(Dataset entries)
━━━━━━━━━━
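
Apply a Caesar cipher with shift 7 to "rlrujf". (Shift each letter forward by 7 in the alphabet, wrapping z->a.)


Input: 'rlrujf', shift = 7
Operation: for each letter, (position + 7) mod 26
Mapping: 'r'(17+7=24)->'y', 'l'(11+7=18)->'s', 'r'(17+7=24)->'y', 'u'(20+7=27, 27 mod 26=1)->'b', 'j'(9+7=16)->'q', 'f'(5+7=12)->'m'
Result: ysybqm


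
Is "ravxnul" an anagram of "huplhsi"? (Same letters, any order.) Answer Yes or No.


String 1: 'huplhsi' -> sorted: 'hhilpsu'
String 2: 'ravxnul' -> sorted: 'alnruvx'
Compare sorted forms: 'hhilpsu' != 'alnruvx'
Anagram: No


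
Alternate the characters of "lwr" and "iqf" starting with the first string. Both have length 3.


String 1: 'lwr'
String 2: 'iqf'
Operation: alternate characters
Pairs: 'l'+'i', 'w'+'q', 'r'+'f'
Result: liwqrf


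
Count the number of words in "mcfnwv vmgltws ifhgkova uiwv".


Input string: 'mcfnwv vmgltws ifhgkova uiwv'
Operation: split by spaces
Words found: 'mcfnwv', 'vmgltws', 'ifhgkova', 'uiwv'
Word count: 4


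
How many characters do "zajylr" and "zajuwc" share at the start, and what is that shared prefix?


String 1: 'zajylr'
String 2: 'zajuwc'
Compare position by position:
pos 0: 'z' vs 'z' match
pos 1: 'a' vs 'a' match
pos 2: 'j' vs 'j' match
pos 3: 'y' vs 'u' differ -> stop
Longest common prefix: "zaj" (length 3)


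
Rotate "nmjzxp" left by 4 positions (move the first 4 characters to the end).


Input: 'nmjzxp', shift = 4
Operation: split at index 4 and swap parts
Front part s[0:4] = 'nmjz'
Back part s[4:] = 'xp'
Rotated = back + front = 'xp' + 'nmjz'
Result: xpnmjz


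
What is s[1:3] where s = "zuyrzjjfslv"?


Input string: 'zuyrzjjfslv'
Operation: slice [1:3]
Extract characters: s[1]='u', s[2]='y'
Result: uy


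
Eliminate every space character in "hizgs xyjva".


Input string: 'hizgs xyjva'
Operation: remove all spaces
Words: 'hizgs', 'xyjva'
Join without spaces: hizgsxyjva


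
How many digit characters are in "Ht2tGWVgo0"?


Input string: 'Ht2tGWVgo0'
Operation: count digit characters (0-9)
Scan: 'H', 't', '2'(digit), 't', 'G', 'W', 'V', 'g', 'o', '0'(digit)
Digits found: 2
Result: 2


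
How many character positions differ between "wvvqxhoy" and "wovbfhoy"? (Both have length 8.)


String 1: 'wvvqxhoy'
String 2: 'wovbfhoy'
Compare each position: pos 0: 'w'=='w', pos 1: 'v'!='o', pos 2: 'v'=='v', pos 3: 'q'!='b', pos 4: 'x'!='f', pos 5: 'h'=='h', pos 6: 'o'=='o', pos 7: 'y'=='y'
Differing positions: 3
Hamming distance: 3


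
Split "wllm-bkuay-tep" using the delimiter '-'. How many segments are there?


Input string: 'wllm-bkuay-tep'
Delimiter: '-'
Split result: 'wllm', 'bkuay', 'tep'
Number of parts: 3


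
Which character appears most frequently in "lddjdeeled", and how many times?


Input: 'lddjdeeled'
Operation: tally each character
Counts: 'd':4, 'e':3, 'j':1, 'l':2
Maximum: 'd' appears 4 times


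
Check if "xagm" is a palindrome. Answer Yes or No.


Input string: 'xagm'
Reversed: 'mgax'
Compare pairs: s[0]='x' vs s[3]='m' (mismatch), s[1]='a' vs s[2]='g' (mismatch)
Palindrome: No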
━━━━━━━━━━
◆ WORK REQUEST ◆
Would you write out the data exactly as it reads?

◆ RESULT OF THE EXERCISE ◆
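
Apply a Caesar cipher with shift 7 to "rlrujf". (Shift each letter forward by 7 in the alphabet, wrapping z->a.)


Input: 'rlrujf', shift = 7
Operation: for each letter, (position + 7) mod 26
Mapping: 'r'(17+7=24)->'y', 'l'(11+7=18)->'s', 'r'(17+7=24)->'y', 'u'(20+7=27, 27 mod 26=1)->'b', 'j'(9+7=16)->'q', 'f'(5+7=12)->'m'
Result: ysybqm


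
Is "ravxnul" an anagram of "huplhsi"? (Same letters, any order.) Answer Yes or No.


String 1: 'huplhsi' -> sorted: 'hhilpsu'
String 2: 'ravxnul' -> sorted: 'alnruvx'
Compare sorted forms: 'hhilpsu' != 'alnruvx'
Anagram: No


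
Alternate the characters of "lwr" and "iqf" starting with the first string. Both have length 3.


String 1: 'lwr'
String 2: 'iqf'
Operation: alternate characters
Pairs: 'l'+'i', 'w'+'q', 'r'+'f'
Result: liwqrf


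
Count the number of words in "mcfnwv vmgltws ifhgkova uiwv".


Input string: 'mcfnwv vmgltws ifhgkova uiwv'
Operation: split by spaces
Words found: 'mcfnwv', 'vmgltws', 'ifhgkova', 'uiwv'
Word count: 4


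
How many characters do "zajylr" and "zajuwc" share at the start, and what is that shared prefix?


String 1: 'zajylr'
String 2: 'zajuwc'
Compare position by position:
pos 0: 'z' vs 'z' match
pos 1: 'a' vs 'a' match
pos 2: 'j' vs 'j' match
pos 3: 'y' vs 'u' differ -> stop
Longest common prefix: "zaj" (length 3)


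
Rotate "nmjzxp" left by 4 positions (move the first 4 characters to the end).


Input: 'nmjzxp', shift = 4
Operation: split at index 4 and swap parts
Front part s[0:4] = 'nmjz'
Back part s[4:] = 'xp'
Rotated = back + front = 'xp' + 'nmjz'
Result: xpnmjz


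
What is s[1:3] where s = "zuyrzjjfslv"?


Input string: 'zuyrzjjfslv'
Operation: slice [1:3]
Extract characters: s[1]='u', s[2]='y'
Result: uy


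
Eliminate every space character in "hizgs xyjva".


Input string: 'hizgs xyjva'
Operation: remove all spaces
Words: 'hizgs', 'xyjva'
Join without spaces: hizgsxyjva


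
How many digit characters are in "Ht2tGWVgo0"?


Input string: 'Ht2tGWVgo0'
Operation: count digit characters (0-9)
Scan: 'H', 't', '2'(digit), 't', 'G', 'W', 'V', 'g', 'o', '0'(digit)
Digits found: 2
Result: 2


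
How many character positions differ between "wvvqxhoy" and "wovbfhoy"? (Both have length 8.)


String 1: 'wvvqxhoy'
String 2: 'wovbfhoy'
Compare each position: pos 0: 'w'=='w', pos 1: 'v'!='o', pos 2: 'v'=='v', pos 3: 'q'!='b', pos 4: 'x'!='f', pos 5: 'h'=='h', pos 6: 'o'=='o', pos 7: 'y'=='y'
Differing positions: 3
Hamming distance: 3


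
Split "wllm-bkuay-tep" using the delimiter '-'. How many segments are there?


Input string: 'wllm-bkuay-tep'
Delimiter: '-'
Split result: 'wllm', 'bkuay', 'tep'
Number of parts: 3


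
Which character appears most frequently in "lddjdeeled", and how many times?


Input: 'lddjdeeled'
Operation: tally each character
Counts: 'd':4, 'e':3, 'j':1, 'l':2
Maximum: 'd' appears 4 times


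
Check if "xagm" is a palindrome. Answer Yes or No.


Input string: 'xagm'
Reversed: 'mgax'
Compare pairs: s[0]='x' vs s[3]='m' (mismatch), s[1]='a' vs s[2]='g' (mismatch)
Palindrome: No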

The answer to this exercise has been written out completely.